[Description of the task]:
Look below for the line that has "A thin toroidal". Set down the lines from there through the line that has "A long solenoid with", exactly as written.

[Records provided]:

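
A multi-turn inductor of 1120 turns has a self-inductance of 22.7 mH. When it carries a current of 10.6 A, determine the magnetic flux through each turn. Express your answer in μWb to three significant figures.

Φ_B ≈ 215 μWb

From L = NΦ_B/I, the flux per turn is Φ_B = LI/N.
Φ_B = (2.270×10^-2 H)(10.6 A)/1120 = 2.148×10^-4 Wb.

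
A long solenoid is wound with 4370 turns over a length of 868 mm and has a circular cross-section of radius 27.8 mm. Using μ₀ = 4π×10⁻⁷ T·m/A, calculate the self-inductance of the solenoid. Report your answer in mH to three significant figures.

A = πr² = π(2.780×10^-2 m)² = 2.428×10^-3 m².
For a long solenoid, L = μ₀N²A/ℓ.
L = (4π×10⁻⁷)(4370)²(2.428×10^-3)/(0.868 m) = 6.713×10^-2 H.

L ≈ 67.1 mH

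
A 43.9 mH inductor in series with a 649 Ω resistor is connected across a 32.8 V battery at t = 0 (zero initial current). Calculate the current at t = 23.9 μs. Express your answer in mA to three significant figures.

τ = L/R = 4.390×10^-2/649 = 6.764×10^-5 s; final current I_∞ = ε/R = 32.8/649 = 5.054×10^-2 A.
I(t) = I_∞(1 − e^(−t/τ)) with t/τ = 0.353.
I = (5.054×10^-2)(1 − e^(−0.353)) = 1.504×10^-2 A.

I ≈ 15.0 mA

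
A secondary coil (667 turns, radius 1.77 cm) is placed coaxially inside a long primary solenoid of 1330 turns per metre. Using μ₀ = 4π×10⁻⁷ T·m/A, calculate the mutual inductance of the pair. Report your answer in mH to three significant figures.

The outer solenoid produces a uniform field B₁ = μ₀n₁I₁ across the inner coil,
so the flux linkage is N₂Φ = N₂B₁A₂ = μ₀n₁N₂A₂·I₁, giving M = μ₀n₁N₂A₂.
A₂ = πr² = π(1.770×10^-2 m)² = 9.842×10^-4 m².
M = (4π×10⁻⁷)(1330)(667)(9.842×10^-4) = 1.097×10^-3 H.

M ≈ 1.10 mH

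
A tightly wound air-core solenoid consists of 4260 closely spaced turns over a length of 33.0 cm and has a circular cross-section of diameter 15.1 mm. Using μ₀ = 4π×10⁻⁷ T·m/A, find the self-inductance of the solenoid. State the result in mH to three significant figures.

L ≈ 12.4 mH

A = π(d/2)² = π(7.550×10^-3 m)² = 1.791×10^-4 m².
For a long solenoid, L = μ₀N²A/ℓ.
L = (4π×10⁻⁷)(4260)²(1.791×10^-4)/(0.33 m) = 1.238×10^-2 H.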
--
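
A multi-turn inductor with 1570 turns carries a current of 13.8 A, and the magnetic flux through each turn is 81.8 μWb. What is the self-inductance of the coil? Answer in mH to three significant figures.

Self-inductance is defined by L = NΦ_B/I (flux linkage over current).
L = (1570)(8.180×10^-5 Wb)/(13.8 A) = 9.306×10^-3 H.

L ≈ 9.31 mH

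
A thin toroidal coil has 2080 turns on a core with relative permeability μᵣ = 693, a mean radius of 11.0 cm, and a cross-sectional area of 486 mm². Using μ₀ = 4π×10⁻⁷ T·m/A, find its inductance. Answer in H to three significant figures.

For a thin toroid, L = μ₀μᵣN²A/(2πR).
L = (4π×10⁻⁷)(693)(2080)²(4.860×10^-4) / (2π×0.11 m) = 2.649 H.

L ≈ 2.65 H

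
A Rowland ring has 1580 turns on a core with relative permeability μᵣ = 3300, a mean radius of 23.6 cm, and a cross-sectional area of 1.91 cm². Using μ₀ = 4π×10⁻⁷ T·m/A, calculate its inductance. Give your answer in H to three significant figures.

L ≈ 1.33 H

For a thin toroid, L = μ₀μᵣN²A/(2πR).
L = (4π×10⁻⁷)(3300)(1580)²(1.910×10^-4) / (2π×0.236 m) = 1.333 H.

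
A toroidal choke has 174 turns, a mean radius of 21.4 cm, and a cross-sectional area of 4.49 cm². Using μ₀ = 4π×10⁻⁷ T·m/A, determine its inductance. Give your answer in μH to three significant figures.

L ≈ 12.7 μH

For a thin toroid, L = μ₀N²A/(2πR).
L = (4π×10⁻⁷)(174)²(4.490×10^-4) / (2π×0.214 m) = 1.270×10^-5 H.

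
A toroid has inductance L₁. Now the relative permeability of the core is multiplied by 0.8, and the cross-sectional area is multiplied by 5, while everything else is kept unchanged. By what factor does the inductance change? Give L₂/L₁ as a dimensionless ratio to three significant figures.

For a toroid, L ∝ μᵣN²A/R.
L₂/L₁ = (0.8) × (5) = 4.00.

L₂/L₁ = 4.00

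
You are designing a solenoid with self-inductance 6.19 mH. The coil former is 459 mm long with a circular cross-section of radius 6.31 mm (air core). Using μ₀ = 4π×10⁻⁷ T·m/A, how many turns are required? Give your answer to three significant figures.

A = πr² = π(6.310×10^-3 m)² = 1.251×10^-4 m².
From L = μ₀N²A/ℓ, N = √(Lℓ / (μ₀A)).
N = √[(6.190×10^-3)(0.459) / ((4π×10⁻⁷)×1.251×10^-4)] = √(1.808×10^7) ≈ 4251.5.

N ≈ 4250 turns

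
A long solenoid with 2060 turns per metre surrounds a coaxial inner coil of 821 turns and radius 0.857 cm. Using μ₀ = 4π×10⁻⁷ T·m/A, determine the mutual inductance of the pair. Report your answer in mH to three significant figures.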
* * *
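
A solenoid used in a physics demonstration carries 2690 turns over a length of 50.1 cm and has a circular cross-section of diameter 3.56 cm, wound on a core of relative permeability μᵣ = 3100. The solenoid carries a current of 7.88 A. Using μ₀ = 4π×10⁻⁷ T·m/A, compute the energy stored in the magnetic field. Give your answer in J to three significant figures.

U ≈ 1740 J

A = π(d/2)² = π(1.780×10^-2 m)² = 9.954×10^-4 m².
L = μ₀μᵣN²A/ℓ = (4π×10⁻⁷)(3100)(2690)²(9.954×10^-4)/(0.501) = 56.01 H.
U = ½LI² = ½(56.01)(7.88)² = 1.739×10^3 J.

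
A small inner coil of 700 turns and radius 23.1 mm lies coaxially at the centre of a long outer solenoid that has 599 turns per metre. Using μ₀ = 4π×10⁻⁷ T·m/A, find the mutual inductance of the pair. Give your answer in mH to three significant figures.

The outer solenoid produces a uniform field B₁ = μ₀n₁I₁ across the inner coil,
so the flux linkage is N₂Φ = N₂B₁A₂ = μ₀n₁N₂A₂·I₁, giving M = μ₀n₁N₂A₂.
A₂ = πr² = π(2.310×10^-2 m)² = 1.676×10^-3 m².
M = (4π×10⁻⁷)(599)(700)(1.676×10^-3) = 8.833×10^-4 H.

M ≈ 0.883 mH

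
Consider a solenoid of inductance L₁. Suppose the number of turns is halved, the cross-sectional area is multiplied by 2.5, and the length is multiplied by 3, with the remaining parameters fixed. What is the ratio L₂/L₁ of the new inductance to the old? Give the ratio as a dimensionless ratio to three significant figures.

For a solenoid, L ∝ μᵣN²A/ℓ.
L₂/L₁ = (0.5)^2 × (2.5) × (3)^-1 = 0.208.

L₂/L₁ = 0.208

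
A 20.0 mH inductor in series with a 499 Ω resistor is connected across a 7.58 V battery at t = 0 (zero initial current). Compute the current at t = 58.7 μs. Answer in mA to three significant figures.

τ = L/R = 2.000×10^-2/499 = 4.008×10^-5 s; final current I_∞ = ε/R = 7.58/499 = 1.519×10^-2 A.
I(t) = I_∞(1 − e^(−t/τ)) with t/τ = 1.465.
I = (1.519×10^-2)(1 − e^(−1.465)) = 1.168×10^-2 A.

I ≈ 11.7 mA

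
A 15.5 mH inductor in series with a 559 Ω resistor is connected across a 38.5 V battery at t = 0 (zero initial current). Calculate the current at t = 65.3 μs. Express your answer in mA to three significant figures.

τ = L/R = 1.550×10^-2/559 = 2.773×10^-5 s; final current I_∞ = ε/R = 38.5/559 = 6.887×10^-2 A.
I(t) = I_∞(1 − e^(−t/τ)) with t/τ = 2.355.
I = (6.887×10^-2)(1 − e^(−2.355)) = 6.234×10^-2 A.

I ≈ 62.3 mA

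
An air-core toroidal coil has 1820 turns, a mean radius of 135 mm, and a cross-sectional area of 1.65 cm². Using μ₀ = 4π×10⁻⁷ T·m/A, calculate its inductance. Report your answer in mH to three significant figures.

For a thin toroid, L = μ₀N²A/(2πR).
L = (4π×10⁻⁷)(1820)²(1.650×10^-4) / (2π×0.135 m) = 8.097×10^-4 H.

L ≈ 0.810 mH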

[Response area]:
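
A thin toroidal coil has 2080 turns on a core with relative permeability μᵣ = 693, a mean radius of 11.0 cm, and a cross-sectional area of 486 mm². Using μ₀ = 4π×10⁻⁷ T·m/A, find its inductance. Answer in H to three significant figures.

For a thin toroid, L = μ₀μᵣN²A/(2πR).
L = (4π×10⁻⁷)(693)(2080)²(4.860×10^-4) / (2π×0.11 m) = 2.649 H.

L ≈ 2.65 H

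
A Rowland ring has 1580 turns on a core with relative permeability μᵣ = 3300, a mean radius of 23.6 cm, and a cross-sectional area of 1.91 cm². Using μ₀ = 4π×10⁻⁷ T·m/A, calculate its inductance. Give your answer in H to three significant figures.

L ≈ 1.33 H

For a thin toroid, L = μ₀μᵣN²A/(2πR).
L = (4π×10⁻⁷)(3300)(1580)²(1.910×10^-4) / (2π×0.236 m) = 1.333 H.

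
A toroidal choke has 174 turns, a mean radius of 21.4 cm, and a cross-sectional area of 4.49 cm². Using μ₀ = 4π×10⁻⁷ T·m/A, determine its inductance. Give your answer in μH to three significant figures.

L ≈ 12.7 μH

For a thin toroid, L = μ₀N²A/(2πR).
L = (4π×10⁻⁷)(174)²(4.490×10^-4) / (2π×0.214 m) = 1.270×10^-5 H.

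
A toroid has inductance L₁. Now the relative permeability of the core is multiplied by 0.8, and the cross-sectional area is multiplied by 5, while everything else is kept unchanged. By what factor does the inductance change? Give L₂/L₁ as a dimensionless ratio to three significant figures.

For a toroid, L ∝ μᵣN²A/R.
L₂/L₁ = (0.8) × (5) = 4.00.

L₂/L₁ = 4.00

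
You are designing a solenoid with self-inductance 6.19 mH. The coil former is 459 mm long with a circular cross-section of radius 6.31 mm (air core). Using μ₀ = 4π×10⁻⁷ T·m/A, how many turns are required? Give your answer to three significant figures.

A = πr² = π(6.310×10^-3 m)² = 1.251×10^-4 m².
From L = μ₀N²A/ℓ, N = √(Lℓ / (μ₀A)).
N = √[(6.190×10^-3)(0.459) / ((4π×10⁻⁷)×1.251×10^-4)] = √(1.808×10^7) ≈ 4251.5.

N ≈ 4250 turns

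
A long solenoid with 2060 turns per metre surrounds a coaxial inner coil of 821 turns and radius 0.857 cm. Using μ₀ = 4π×10⁻⁷ T·m/A, determine the mutual inductance of the pair. Report your answer in mH to three significant figures.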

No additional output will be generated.